• [Aim of the exercise]:
Look through the records and copy each line that has "arguments" in it.

Dataset entries
*** Begin section ***
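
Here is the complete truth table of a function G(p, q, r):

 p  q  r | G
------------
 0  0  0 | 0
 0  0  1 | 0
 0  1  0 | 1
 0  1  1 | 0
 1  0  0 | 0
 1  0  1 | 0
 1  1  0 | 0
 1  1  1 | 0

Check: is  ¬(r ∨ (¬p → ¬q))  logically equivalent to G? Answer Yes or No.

Yes

Check the formula against G row by row:
  p=0, q=0, r=0: formula gives 0, G = 0 ✓
  p=0, q=0, r=1: formula gives 0, G = 0 ✓
  p=0, q=1, r=0: formula gives 1, G = 1 ✓
  p=0, q=1, r=1: formula gives 0, G = 0 ✓
  p=1, q=0, r=0: formula gives 0, G = 0 ✓
  …and likewise for the remaining 3 rows.
All 8 rows match — the expression computes G exactly.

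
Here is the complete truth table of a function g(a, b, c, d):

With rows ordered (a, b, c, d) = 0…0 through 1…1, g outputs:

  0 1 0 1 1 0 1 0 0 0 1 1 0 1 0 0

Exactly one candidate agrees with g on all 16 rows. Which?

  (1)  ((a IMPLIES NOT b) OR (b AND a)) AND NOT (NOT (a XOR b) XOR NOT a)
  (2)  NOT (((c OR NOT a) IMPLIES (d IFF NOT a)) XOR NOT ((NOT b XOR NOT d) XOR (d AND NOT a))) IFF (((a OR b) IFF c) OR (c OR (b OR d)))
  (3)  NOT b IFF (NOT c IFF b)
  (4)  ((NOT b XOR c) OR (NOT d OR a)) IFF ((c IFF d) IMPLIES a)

(1): at (0,0,0,0) it gives 1, but g = 0 — eliminated.
(3): at (0,0,0,1) it gives 0, but g = 1 — eliminated.
(4): at (0,0,1,0) it gives 1, but g = 0 — eliminated.
Only (2) survives; checking it on all 16 rows confirms it matches g.

2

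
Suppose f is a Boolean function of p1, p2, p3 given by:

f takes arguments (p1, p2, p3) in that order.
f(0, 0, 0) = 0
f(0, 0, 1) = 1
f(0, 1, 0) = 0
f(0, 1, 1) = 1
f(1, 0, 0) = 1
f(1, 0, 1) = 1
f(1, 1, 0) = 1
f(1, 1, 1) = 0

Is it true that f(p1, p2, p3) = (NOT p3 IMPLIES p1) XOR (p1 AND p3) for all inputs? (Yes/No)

No

Check the formula against f row by row:
  p1=0, p2=0, p3=0: formula gives 0, f = 0 ✓
  p1=0, p2=0, p3=1: formula gives 1, f = 1 ✓
  p1=0, p2=1, p3=0: formula gives 0, f = 0 ✓
  p1=0, p2=1, p3=1: formula gives 1, f = 1 ✓
  p1=1, p2=0, p3=0: formula gives 1, f = 1 ✓
  p1=1, p2=0, p3=1: formula gives 0, but f = 1 ✗
A single disagreement suffices: at (1,0,1) they differ, so the formula does not compute f.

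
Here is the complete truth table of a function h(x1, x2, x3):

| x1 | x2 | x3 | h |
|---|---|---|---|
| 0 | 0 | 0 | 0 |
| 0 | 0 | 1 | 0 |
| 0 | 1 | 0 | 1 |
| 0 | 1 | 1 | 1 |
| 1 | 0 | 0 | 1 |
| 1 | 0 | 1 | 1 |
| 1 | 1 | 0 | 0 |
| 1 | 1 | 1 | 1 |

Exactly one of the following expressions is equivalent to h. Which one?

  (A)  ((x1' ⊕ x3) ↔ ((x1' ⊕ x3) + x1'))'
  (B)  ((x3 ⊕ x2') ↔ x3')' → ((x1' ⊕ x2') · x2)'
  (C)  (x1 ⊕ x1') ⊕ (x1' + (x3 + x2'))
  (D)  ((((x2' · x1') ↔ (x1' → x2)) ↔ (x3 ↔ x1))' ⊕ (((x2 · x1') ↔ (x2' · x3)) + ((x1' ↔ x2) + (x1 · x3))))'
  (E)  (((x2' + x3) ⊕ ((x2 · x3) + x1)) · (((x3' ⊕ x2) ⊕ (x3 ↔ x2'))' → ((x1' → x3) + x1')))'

(A) disagrees with h on (0,0,1) (formula → 1, table → 0); rule it out.
(B) disagrees with h on (0,0,0) (formula → 1, table → 0); rule it out.
(C) disagrees with h on (0,1,0) (formula → 0, table → 1); rule it out.
(D) disagrees with h on (0,0,0) (formula → 1, table → 0); rule it out.
(E) is the remaining candidate, and it agrees with h on all 8 inputs.

E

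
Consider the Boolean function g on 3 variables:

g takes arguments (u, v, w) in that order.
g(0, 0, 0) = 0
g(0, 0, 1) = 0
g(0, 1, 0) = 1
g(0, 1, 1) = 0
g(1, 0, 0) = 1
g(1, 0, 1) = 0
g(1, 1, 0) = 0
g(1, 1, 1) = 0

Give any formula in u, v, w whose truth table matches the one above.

g=1 on 2 inputs: (0,1,0), (1,0,0). Reading each as a conjunction of literals (¬u·v·¬w, u·¬v·¬w) and taking the OR gives the canonical DNF.

g(u, v, w) = ((~u & v) & ~w) | ((u & ~v) & ~w)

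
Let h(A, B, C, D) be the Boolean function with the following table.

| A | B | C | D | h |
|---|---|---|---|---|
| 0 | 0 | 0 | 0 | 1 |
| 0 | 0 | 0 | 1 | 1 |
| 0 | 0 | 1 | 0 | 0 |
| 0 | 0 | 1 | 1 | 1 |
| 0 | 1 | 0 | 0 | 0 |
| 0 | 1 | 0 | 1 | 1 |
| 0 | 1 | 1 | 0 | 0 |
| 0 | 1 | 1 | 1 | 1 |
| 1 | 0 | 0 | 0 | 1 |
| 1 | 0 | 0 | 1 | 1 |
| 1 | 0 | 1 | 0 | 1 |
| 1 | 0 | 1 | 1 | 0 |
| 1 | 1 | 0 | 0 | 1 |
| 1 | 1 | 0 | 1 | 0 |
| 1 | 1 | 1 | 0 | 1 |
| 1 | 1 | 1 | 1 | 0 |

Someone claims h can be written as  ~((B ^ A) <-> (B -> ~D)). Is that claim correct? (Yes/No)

Evaluate ~((B ^ A) <-> (B -> ~D)) on each row and compare to h:
  A=0, B=0, C=0, D=0: formula gives 1, h = 1 ✓
  A=0, B=0, C=0, D=1: formula gives 1, h = 1 ✓
  A=0, B=0, C=1, D=0: formula gives 1, but h = 0 ✗
Row (0,0,1,0) is a counterexample, so the formula is not equivalent to h.

No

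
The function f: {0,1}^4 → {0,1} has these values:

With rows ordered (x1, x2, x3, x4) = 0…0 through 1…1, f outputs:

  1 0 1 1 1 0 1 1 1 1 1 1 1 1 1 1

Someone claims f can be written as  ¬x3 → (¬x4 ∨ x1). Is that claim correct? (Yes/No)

Yes

Check the formula against f row by row:
  x1=0, x2=0, x3=0, x4=0: formula gives 1, f = 1 ✓
  x1=0, x2=0, x3=0, x4=1: formula gives 0, f = 0 ✓
  x1=0, x2=0, x3=1, x4=0: formula gives 1, f = 1 ✓
  x1=0, x2=0, x3=1, x4=1: formula gives 1, f = 1 ✓
  …and likewise for the remaining 12 rows.
No disagreement on any input; they are logically equivalent.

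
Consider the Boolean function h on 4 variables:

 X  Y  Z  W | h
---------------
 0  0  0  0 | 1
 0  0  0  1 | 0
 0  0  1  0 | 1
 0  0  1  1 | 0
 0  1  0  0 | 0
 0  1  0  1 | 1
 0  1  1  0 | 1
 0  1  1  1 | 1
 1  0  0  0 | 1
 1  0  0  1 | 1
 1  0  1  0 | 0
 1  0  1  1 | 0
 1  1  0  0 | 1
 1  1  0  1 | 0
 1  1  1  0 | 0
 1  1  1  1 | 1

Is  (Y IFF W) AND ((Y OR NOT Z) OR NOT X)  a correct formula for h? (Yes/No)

Test each input against both h and the formula:
  X=0, Y=0, Z=0, W=0: formula gives 1, h = 1 ✓
  X=0, Y=0, Z=0, W=1: formula gives 0, h = 0 ✓
  X=0, Y=0, Z=1, W=0: formula gives 1, h = 1 ✓
  X=0, Y=0, Z=1, W=1: formula gives 0, h = 0 ✓
  …
  X=0, Y=1, Z=1, W=0: formula gives 0, but h = 1 ✗
A single disagreement suffices: at (0,1,1,0) they differ, so the formula does not compute h.

No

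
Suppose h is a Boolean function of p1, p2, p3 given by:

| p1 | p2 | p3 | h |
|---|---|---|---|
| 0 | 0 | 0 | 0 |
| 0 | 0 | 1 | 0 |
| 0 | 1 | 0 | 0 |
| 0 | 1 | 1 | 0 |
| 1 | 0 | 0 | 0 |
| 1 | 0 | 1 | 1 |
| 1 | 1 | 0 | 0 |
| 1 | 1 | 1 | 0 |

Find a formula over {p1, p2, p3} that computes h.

h(p1, p2, p3) = (p1 and not p2) and p3

h is 1 on exactly one input, (1,0,1), whose minterm is p1·¬p2·p3. So h is just that conjunction.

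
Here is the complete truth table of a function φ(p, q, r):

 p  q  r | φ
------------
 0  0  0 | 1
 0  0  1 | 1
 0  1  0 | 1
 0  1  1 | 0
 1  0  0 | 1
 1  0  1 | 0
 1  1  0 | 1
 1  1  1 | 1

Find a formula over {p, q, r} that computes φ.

There are just 2 zero rows: (0,1,1), (1,0,1). Their minterms are ¬p·q·r, p·¬q·r; the OR of those covers precisely the 0-outputs, and negating it yields φ.

φ(p, q, r) = ¬(((¬p ∧ q) ∧ r) ∨ ((p ∧ ¬q) ∧ r))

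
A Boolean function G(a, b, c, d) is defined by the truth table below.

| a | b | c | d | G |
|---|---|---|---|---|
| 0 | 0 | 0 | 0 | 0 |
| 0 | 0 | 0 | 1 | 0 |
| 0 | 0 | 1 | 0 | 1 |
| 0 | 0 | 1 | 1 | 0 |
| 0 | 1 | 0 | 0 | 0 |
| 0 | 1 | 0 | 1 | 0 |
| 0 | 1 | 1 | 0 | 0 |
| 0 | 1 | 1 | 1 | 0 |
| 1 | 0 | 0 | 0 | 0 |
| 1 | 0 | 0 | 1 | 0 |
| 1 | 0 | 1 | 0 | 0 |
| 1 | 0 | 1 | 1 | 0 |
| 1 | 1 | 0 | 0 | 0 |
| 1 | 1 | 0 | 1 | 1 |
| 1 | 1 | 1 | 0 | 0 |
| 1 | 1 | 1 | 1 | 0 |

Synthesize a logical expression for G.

Collect the rows where G=1 — (0,0,1,0), (1,1,0,1) — and write one minterm per row: ¬a·¬b·c·¬d, a·b·¬c·d. Their union (logical OR) reproduces the table exactly.

G(a, b, c, d) = (((not a and not b) and c) and not d) or (((a and b) and not c) and d)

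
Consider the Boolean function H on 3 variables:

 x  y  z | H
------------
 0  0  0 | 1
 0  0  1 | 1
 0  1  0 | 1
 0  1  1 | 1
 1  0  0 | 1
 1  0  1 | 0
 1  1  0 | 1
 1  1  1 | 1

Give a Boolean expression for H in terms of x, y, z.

H(x, y, z) = ~((x & ~y) & z)

H is 0 on exactly one input, (1,0,1), whose minterm is x·¬y·z. So H is the negation of that single conjunction.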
*** End section ***
• [Answer space]:
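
f takes arguments (p1, p2, p3) in that order.
g takes arguments (u, v, w) in that order.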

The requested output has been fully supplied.